**Task to carry out**
Show each line from the records below in which the word "system" occurs.

**Provided records**
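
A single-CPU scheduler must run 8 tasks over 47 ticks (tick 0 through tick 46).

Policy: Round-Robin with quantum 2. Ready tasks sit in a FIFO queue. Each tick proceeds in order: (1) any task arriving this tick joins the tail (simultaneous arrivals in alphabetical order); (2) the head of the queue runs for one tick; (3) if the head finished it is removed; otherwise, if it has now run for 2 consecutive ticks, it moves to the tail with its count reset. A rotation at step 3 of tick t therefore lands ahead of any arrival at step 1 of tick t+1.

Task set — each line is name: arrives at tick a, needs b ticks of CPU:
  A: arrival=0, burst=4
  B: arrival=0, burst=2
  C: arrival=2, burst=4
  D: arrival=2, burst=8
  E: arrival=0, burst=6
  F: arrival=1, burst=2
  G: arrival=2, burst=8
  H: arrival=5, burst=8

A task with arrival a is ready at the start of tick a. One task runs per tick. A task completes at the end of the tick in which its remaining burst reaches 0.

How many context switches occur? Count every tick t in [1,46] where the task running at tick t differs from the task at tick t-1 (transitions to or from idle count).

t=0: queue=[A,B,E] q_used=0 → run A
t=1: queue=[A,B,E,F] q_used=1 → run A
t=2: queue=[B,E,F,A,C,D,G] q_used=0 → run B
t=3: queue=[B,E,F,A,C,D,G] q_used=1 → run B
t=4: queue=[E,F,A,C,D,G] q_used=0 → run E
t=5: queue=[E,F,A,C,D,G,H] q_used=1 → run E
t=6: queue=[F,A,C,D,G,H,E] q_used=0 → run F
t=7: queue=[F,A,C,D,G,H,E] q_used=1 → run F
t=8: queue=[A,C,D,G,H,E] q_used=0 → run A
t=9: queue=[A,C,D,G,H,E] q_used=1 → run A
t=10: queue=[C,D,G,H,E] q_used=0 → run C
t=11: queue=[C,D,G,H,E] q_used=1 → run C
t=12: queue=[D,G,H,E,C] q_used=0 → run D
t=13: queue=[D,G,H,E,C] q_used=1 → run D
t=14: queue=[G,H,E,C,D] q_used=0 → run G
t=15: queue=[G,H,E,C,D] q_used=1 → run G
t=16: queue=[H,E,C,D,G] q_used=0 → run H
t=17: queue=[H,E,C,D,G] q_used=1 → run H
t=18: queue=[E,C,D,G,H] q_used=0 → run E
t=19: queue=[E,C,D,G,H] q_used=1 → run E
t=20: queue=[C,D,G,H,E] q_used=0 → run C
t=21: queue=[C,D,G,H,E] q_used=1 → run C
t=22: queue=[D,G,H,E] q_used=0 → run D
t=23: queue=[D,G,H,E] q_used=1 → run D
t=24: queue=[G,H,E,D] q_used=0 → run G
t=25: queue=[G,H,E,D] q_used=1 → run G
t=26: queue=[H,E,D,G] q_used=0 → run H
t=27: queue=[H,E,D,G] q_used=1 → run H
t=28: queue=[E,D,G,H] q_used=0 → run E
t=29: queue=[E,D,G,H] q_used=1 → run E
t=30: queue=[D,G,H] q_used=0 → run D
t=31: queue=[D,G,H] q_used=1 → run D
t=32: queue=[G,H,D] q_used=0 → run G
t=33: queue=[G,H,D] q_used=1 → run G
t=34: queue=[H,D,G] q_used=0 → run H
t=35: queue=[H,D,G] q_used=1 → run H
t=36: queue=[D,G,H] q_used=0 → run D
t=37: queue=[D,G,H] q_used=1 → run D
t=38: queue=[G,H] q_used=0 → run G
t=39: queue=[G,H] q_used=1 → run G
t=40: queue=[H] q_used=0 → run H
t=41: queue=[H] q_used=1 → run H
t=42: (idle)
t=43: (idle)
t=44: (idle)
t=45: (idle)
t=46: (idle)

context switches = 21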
--
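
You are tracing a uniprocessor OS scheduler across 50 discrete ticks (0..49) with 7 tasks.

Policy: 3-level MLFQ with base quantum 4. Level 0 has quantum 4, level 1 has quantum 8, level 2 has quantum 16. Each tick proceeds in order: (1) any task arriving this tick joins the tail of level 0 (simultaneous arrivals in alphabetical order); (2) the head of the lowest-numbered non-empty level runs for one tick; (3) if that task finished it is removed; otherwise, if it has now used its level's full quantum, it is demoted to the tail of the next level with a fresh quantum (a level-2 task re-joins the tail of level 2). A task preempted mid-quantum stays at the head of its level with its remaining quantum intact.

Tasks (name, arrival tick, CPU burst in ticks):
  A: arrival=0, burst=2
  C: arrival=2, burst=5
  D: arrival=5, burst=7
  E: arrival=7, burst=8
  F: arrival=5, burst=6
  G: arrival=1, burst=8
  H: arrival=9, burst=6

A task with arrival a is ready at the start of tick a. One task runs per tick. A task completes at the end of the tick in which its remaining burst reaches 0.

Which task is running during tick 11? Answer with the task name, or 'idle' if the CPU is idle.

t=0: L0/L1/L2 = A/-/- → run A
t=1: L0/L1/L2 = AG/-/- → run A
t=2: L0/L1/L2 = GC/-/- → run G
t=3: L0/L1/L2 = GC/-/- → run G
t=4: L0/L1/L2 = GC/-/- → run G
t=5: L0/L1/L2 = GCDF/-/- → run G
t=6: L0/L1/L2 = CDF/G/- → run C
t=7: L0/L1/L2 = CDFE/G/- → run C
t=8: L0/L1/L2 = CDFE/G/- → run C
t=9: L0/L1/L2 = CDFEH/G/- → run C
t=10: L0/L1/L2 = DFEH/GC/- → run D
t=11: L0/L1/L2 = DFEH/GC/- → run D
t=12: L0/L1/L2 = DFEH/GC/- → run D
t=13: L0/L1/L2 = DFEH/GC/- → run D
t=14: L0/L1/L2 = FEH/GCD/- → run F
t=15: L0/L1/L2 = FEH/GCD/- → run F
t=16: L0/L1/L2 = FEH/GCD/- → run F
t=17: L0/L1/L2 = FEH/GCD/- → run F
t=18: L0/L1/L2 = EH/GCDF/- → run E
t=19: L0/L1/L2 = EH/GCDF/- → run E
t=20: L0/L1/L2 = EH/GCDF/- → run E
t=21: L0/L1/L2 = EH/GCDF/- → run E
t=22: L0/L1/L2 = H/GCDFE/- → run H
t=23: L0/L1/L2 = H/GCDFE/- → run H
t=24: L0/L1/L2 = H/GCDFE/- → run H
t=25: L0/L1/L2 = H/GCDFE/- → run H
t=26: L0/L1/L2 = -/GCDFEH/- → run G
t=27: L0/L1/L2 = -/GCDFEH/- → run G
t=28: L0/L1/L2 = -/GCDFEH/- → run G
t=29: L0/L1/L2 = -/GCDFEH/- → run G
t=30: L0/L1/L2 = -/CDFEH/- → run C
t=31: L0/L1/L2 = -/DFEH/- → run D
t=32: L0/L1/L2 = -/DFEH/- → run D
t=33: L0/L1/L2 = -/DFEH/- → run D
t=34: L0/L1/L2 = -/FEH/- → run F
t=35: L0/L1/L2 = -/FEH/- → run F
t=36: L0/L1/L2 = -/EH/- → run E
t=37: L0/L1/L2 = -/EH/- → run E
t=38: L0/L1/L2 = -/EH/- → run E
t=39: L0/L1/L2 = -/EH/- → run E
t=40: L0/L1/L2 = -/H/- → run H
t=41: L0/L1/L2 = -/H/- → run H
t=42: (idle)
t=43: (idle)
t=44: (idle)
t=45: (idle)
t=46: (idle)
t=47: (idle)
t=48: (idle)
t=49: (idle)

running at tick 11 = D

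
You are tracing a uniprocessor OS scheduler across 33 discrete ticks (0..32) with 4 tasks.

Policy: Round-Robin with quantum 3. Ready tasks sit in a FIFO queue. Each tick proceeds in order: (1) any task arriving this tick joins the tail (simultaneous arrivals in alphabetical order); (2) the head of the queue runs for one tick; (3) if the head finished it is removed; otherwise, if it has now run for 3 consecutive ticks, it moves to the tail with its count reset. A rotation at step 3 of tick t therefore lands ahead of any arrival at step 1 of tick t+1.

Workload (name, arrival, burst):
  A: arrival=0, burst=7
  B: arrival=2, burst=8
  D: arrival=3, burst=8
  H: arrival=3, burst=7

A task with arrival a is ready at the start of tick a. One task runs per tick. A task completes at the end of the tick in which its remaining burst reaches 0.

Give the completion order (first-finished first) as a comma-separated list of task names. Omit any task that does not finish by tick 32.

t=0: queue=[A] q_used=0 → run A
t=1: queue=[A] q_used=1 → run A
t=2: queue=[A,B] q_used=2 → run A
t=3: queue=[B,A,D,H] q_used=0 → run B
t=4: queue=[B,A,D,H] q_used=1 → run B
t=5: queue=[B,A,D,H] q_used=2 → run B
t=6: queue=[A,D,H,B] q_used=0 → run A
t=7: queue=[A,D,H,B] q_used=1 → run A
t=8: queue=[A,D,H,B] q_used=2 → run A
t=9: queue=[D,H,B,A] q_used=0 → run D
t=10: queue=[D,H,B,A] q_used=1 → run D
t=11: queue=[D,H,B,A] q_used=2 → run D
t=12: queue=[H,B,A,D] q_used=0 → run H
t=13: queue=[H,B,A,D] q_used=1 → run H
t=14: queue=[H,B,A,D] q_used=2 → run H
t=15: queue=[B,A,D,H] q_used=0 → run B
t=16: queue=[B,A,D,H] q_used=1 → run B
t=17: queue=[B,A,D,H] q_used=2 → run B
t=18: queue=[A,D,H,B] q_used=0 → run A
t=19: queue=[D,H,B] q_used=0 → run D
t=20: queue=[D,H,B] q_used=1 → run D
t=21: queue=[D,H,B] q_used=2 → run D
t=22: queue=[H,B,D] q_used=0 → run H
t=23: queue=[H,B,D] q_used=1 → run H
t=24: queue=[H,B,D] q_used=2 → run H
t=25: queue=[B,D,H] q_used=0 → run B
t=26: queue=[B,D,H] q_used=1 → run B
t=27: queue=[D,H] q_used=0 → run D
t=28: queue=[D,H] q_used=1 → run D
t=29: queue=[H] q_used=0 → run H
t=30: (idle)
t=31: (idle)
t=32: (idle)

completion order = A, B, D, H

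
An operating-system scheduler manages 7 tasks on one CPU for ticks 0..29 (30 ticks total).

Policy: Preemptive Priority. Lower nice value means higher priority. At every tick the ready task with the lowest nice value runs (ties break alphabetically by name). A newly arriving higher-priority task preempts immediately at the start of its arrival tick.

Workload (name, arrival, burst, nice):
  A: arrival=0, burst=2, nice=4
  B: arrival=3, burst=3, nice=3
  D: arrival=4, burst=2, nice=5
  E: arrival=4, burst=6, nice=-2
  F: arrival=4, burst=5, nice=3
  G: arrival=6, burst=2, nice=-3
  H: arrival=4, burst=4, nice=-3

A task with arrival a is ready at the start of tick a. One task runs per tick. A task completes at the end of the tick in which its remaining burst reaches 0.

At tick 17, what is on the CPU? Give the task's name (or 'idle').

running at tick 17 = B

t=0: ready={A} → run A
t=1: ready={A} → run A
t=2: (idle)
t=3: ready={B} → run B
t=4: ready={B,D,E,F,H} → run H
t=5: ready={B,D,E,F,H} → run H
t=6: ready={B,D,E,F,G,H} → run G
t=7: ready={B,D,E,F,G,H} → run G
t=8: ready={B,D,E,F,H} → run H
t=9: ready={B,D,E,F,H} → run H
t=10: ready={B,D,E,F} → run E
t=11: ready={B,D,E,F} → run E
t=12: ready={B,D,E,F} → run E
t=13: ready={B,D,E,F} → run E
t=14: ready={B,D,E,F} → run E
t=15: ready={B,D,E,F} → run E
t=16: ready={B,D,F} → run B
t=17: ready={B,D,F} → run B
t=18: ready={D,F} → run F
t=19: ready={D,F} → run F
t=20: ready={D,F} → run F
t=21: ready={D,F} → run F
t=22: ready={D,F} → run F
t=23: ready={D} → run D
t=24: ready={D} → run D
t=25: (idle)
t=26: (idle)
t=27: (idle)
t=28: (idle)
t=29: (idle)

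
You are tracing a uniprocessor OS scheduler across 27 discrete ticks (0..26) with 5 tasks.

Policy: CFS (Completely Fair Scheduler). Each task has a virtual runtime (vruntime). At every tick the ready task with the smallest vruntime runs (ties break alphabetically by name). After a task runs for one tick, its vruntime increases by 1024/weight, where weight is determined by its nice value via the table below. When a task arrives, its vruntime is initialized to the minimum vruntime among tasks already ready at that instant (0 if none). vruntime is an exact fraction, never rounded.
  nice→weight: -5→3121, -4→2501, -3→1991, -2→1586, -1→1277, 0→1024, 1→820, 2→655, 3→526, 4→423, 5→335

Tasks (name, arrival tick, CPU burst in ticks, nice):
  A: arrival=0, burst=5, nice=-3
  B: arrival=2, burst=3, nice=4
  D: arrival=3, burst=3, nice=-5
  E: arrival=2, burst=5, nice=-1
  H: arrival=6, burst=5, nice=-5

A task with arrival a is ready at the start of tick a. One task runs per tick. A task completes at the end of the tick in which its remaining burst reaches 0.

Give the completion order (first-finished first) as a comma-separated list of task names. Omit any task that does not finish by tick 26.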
* * *
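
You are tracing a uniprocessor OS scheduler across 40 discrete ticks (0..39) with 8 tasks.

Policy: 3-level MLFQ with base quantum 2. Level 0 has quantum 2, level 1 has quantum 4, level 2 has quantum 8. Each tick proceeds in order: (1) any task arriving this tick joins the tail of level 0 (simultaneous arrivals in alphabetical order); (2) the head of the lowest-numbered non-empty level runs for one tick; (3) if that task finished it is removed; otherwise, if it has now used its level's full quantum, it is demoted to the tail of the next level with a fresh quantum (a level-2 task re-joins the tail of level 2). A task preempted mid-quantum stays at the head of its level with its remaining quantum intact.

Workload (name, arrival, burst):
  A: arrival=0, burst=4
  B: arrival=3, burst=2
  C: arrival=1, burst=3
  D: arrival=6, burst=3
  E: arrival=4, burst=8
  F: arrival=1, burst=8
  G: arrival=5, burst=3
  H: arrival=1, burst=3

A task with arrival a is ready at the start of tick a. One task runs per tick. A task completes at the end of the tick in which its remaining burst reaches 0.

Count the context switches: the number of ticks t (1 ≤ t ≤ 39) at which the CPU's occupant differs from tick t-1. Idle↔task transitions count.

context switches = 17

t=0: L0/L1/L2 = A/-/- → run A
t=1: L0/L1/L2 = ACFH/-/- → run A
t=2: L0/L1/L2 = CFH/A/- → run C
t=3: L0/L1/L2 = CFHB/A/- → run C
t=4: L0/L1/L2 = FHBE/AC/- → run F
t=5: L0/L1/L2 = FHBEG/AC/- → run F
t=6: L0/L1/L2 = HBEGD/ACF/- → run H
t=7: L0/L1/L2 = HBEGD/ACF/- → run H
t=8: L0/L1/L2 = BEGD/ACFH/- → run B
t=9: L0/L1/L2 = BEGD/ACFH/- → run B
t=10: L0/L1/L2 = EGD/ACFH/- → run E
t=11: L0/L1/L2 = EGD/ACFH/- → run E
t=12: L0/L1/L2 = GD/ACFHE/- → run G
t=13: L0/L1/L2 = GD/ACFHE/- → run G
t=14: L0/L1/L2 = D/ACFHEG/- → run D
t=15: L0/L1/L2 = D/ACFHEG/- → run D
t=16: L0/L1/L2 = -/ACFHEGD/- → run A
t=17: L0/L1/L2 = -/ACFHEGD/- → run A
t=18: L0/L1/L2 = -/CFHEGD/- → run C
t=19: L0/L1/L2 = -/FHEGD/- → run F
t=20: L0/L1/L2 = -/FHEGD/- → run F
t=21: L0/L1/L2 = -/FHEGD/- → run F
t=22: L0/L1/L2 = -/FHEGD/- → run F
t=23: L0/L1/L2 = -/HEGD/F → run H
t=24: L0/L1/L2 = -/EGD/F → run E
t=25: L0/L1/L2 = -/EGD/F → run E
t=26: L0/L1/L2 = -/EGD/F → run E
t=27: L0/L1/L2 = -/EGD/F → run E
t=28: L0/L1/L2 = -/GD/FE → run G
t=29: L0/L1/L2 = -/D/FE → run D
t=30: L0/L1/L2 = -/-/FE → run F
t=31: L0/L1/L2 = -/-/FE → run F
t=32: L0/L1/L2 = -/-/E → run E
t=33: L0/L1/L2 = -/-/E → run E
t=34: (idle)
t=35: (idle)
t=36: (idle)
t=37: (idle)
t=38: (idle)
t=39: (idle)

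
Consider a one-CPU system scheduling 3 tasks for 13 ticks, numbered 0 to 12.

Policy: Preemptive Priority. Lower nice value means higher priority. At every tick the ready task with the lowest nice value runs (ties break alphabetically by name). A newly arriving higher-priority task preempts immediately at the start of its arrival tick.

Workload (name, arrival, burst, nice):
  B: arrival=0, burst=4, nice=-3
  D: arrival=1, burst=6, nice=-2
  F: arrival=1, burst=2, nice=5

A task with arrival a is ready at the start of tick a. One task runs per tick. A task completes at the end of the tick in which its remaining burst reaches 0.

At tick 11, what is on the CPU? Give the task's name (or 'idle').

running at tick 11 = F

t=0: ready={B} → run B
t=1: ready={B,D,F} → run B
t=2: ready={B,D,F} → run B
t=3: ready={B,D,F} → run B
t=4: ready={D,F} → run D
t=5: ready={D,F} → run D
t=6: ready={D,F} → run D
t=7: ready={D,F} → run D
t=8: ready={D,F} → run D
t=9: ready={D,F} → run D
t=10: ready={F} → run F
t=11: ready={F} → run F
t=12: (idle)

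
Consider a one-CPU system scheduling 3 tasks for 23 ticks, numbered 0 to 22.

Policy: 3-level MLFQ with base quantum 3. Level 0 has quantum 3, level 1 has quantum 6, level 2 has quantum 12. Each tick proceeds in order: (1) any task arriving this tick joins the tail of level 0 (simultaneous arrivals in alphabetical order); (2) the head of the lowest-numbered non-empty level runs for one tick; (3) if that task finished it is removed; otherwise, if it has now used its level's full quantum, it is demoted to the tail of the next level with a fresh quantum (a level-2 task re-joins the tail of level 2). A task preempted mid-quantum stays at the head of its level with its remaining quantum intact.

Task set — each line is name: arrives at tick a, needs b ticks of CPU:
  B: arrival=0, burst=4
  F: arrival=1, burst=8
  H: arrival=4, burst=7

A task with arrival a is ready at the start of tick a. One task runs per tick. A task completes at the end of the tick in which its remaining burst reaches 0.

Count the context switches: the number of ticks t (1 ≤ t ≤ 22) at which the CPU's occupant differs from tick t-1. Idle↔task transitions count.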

**Task result**
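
An operating-system scheduler manages 7 tasks on one CPU for ticks 0..29 (30 ticks total).
Consider a one-CPU system scheduling 3 tasks for 13 ticks, numbered 0 to 12.
Consider a one-CPU system scheduling 3 tasks for 23 ticks, numbered 0 to 22.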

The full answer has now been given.